:: Data to examine ::

******************************

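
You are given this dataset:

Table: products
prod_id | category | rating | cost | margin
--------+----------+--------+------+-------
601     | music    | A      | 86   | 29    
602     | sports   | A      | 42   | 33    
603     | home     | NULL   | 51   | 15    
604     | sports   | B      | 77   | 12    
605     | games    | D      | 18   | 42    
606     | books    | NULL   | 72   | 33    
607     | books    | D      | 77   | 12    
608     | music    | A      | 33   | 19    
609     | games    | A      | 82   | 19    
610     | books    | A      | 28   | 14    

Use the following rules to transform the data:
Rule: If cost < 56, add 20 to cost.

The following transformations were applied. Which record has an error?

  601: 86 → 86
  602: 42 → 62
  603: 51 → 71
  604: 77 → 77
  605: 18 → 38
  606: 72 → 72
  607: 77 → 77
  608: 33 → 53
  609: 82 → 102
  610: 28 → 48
Record 609 has an error. The correct transformed value should be 82, not 102.

Step 1: Check each record against the rule
Step 2: Record 609 has cost = 82
Step 3: Since 82 >= 56, the bonus should not have been applied
Step 4: Correct value = 82, but claimed value = 102
Conclusion: Record 609 has the error.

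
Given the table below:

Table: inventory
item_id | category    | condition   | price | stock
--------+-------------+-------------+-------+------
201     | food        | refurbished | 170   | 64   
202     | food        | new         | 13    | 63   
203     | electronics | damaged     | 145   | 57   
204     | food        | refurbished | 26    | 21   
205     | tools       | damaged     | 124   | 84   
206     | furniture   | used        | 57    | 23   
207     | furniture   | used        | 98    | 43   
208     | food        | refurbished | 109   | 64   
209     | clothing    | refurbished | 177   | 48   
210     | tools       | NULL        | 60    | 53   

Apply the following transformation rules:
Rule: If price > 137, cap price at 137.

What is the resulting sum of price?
898

Step 1: 3 records have price > 137
Step 2: These records originally summed to 492
Step 3: After capping: 3 × 137 = 411
Step 4: Unaffected records sum: 487
Step 5: Final sum = 411 + 487 = 898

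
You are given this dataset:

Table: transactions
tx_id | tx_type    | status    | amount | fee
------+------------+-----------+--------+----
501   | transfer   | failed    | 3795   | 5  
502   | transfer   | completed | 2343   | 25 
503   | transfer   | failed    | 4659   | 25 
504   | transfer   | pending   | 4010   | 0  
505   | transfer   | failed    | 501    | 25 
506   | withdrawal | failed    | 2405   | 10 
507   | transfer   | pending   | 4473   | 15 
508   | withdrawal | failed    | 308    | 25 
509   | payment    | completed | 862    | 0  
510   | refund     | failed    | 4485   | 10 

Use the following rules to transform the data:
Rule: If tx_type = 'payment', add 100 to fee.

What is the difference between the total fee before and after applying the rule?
100

Step 1: Original sum of fee = 140
Step 2: 1 records have tx_type = 'payment'
Step 3: Each affected record changes by 100
Step 4: Total change = 1 × 100 = 100
Step 5: New sum = 140 + 100 = 240
Step 6: Difference = |240 - 140| = 100
        (Sum increased by 100)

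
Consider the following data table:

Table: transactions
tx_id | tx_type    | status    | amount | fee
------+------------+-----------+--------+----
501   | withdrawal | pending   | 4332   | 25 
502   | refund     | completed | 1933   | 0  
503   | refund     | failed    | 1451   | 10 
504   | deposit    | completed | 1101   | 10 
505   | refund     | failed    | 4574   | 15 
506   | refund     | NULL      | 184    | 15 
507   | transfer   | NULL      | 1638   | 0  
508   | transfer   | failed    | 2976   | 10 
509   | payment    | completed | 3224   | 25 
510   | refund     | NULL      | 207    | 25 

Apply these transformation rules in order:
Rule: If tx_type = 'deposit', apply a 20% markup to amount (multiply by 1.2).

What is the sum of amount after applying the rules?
21840.2

Step 1: Records with tx_type = 'deposit' have total amount = 1101
Step 2: Apply multiplier: 1101 × 1.2 = 1321.2
Step 3: Other records total: 20519
Step 4: Final sum = 1321.2 + 20519 = 21840.2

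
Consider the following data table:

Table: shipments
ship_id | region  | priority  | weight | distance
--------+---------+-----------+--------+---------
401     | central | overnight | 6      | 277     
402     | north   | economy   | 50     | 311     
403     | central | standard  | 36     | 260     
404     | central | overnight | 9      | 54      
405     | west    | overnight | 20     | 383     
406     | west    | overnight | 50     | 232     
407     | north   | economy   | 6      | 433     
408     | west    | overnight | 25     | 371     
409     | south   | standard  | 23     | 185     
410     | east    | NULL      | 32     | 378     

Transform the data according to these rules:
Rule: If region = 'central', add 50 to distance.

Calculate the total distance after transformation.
3034

Step 1: Count records where region = 'central': 3
Step 2: Total bonus added: 3 × 50 = 150
Step 3: Original sum of distance: 2884
Step 4: Final sum = 2884 + 150 = 3034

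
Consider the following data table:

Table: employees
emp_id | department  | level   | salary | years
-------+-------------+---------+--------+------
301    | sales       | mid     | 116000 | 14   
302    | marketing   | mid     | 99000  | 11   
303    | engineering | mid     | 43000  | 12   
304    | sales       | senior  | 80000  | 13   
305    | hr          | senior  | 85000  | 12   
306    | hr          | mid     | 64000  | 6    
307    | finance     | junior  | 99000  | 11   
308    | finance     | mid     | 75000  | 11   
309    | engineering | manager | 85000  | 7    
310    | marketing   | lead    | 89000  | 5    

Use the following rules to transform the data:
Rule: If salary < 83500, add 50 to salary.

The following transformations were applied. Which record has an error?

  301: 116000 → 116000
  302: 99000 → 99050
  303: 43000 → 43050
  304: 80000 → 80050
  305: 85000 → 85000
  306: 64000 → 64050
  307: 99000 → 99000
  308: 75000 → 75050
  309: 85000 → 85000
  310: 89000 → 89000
Record 302 has an error. The correct transformed value should be 99000, not 99050.

Step 1: Check each record against the rule
Step 2: Record 302 has salary = 99000
Step 3: Since 99000 >= 83500, the bonus should not have been applied
Step 4: Correct value = 99000, but claimed value = 99050
Conclusion: Record 302 has the error.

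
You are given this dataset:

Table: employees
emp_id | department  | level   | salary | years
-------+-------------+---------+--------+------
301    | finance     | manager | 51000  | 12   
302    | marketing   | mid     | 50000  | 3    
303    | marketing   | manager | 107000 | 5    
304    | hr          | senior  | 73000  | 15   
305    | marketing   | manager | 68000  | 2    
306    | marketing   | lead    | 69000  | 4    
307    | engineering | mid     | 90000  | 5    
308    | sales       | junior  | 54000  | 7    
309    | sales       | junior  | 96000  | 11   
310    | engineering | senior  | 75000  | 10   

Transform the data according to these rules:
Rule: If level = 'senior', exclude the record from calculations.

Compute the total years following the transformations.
49

Step 1: Identify records where level = 'senior'
Step 2: The excluded records sum to 25
Step 3: Original total years = 74
Step 4: Remaining total = 74 - 25 = 49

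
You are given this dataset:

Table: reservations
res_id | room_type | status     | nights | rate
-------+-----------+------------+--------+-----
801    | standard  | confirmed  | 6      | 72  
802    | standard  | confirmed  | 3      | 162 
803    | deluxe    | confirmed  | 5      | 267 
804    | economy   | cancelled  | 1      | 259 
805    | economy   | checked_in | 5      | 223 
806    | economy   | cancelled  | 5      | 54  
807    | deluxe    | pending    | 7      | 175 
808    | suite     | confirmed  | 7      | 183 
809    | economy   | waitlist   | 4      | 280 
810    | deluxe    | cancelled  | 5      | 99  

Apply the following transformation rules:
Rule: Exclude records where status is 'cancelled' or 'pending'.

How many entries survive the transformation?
6

Step 1: Count records to exclude
  - 3 (cancelled) + 1 (pending) = 4 records
Step 2: Total records: 10
Step 3: Remaining = 10 - 4 = 6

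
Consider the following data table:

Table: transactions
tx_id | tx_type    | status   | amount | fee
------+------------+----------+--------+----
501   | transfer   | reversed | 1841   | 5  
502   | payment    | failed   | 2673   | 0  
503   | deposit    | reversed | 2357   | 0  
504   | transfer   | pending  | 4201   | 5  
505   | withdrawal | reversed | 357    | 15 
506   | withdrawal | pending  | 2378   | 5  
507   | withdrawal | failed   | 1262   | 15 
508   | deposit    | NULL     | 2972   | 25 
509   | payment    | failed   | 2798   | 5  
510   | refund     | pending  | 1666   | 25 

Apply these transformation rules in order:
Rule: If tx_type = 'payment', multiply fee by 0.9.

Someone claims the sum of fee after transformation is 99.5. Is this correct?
Yes, the result is correct.

Step 1: Calculate the correct sum after transformation
Step 2: Apply multiplier 0.9 to records where tx_type = 'payment'
Step 3: Correct result = 99.5
Step 4: Claimed result = 99.5
Step 5: 99.5 = 99.5 ✓
Conclusion: The claimed result is correct.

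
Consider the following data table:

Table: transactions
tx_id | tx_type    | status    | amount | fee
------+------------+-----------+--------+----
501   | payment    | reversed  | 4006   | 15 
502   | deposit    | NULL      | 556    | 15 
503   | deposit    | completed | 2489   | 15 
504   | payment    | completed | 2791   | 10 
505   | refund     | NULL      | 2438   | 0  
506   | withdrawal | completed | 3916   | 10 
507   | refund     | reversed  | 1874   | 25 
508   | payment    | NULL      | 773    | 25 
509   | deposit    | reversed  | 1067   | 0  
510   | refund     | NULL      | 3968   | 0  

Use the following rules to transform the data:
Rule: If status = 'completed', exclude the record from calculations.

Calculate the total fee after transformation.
80

Step 1: Identify records where status = 'completed'
Step 2: The excluded records sum to 35
Step 3: Original total fee = 115
Step 4: Remaining total = 115 - 35 = 80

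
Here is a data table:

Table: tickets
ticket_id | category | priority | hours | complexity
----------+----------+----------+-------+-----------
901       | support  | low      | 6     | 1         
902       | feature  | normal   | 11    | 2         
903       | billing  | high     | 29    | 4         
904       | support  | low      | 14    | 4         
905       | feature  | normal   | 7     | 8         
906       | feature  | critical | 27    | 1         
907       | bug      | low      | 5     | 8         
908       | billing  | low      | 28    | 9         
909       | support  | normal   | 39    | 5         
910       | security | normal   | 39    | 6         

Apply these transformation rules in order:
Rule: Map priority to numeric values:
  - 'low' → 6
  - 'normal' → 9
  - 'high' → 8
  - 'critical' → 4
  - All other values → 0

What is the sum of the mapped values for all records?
72

Step 1: Apply mapping to each record
Step 2: Count by status:
  'low': 4 records × 6 = 24
  'normal': 4 records × 9 = 36
  'high': 1 records × 8 = 8
  'critical': 1 records × 4 = 4
Step 3: Sum all mapped values = 72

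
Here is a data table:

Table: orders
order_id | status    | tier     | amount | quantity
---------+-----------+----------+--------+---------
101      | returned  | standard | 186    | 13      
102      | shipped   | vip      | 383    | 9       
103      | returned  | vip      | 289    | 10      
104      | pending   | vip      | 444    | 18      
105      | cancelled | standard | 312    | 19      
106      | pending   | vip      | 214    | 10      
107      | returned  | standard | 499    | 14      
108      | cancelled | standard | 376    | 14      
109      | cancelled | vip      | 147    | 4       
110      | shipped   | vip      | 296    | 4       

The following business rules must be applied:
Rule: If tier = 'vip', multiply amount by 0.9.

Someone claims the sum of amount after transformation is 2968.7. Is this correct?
Yes, the result is correct.

Step 1: Calculate the correct sum after transformation
Step 2: Apply multiplier 0.9 to records where tier = 'vip'
Step 3: Correct result = 2968.7
Step 4: Claimed result = 2968.7
Step 5: 2968.7 = 2968.7 ✓
Conclusion: The claimed result is correct.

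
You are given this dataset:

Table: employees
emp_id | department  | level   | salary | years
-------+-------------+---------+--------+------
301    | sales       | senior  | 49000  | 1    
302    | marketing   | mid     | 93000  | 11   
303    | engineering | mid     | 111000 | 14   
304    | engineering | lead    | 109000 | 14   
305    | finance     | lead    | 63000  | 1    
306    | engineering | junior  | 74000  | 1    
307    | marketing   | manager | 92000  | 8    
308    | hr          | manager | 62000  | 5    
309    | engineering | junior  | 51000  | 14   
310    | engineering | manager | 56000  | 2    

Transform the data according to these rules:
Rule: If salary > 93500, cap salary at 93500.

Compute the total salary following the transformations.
727000

Step 1: 2 records have salary > 93500
Step 2: These records originally summed to 220000
Step 3: After capping: 2 × 93500 = 187000
Step 4: Unaffected records sum: 540000
Step 5: Final sum = 187000 + 540000 = 727000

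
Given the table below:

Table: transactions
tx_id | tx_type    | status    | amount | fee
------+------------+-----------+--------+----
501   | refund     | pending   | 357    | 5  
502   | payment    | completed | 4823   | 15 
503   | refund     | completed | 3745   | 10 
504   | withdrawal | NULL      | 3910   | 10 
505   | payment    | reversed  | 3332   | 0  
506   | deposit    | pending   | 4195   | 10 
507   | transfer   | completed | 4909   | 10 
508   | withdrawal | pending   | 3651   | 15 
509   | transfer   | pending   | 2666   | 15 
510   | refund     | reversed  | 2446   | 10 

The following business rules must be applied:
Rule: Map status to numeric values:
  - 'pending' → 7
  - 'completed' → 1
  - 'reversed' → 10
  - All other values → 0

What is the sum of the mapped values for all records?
51

Step 1: Apply mapping to each record
Step 2: Count by status:
  'pending': 4 records × 7 = 28
  'completed': 3 records × 1 = 3
  'reversed': 2 records × 10 = 20
Step 3: Sum all mapped values = 51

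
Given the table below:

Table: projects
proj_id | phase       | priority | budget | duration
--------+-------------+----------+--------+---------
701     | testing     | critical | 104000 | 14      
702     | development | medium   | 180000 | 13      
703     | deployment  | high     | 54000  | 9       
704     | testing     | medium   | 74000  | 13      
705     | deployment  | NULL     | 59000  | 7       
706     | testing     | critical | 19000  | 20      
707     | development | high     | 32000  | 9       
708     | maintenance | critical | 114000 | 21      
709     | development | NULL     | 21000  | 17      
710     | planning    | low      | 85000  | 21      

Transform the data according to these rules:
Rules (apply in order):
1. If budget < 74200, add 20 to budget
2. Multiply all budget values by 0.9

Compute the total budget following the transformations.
667908.0

Step 1: Apply Rule 1 - Add 20 to records with budget < 74200
  - 6 records affected: 259000 + (6 × 20) = 259120
  - Unaffected records: 483000
  - Sum after Rule 1: 742120
Step 2: Apply Rule 2 - Multiply all by 0.9
  - 742120 × 0.9 = 667908.0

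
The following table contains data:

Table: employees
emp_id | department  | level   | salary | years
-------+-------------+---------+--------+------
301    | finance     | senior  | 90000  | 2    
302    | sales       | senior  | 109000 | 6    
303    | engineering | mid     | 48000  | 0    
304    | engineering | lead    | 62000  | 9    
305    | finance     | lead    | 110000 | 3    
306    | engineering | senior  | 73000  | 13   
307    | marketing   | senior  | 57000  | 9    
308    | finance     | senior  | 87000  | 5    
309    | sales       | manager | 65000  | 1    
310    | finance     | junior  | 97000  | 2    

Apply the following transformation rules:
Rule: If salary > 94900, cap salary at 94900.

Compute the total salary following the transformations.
766700

Step 1: 3 records have salary > 94900
Step 2: These records originally summed to 316000
Step 3: After capping: 3 × 94900 = 284700
Step 4: Unaffected records sum: 482000
Step 5: Final sum = 284700 + 482000 = 766700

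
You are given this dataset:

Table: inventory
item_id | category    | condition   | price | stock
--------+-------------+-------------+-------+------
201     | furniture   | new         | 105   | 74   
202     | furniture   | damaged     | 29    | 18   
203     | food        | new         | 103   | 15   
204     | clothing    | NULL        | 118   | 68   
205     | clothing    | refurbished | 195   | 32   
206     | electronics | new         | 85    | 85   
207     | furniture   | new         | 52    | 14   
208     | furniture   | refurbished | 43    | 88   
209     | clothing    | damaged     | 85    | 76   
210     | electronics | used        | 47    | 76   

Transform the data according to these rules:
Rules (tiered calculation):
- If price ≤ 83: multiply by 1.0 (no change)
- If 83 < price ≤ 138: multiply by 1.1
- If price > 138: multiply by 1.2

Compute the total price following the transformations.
950.6

Step 1: Tier 1 (price ≤ 83): 4 records, sum = 171 × 1.0 = 171.0
Step 2: Tier 2 (83 < price ≤ 138): 5 records, sum = 496 × 1.1 = 545.6
Step 3: Tier 3 (price > 138): 1 records, sum = 195 × 1.2 = 234.0
Step 4: Final sum = 171.0 + 545.6 + 234.0 = 950.6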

******************************

:: Task ::
Whenever a line in the records above contains the string "manager", copy that line.

:: Answer to the problem ::
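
309    | engineering | manager | 85000  | 7    
301    | finance     | manager | 51000  | 12   
303    | marketing   | manager | 107000 | 5    
305    | marketing   | manager | 68000  | 2    
307    | marketing   | manager | 92000  | 8    
308    | hr          | manager | 62000  | 5    
310    | engineering | manager | 56000  | 2    
309    | sales       | manager | 65000  | 1    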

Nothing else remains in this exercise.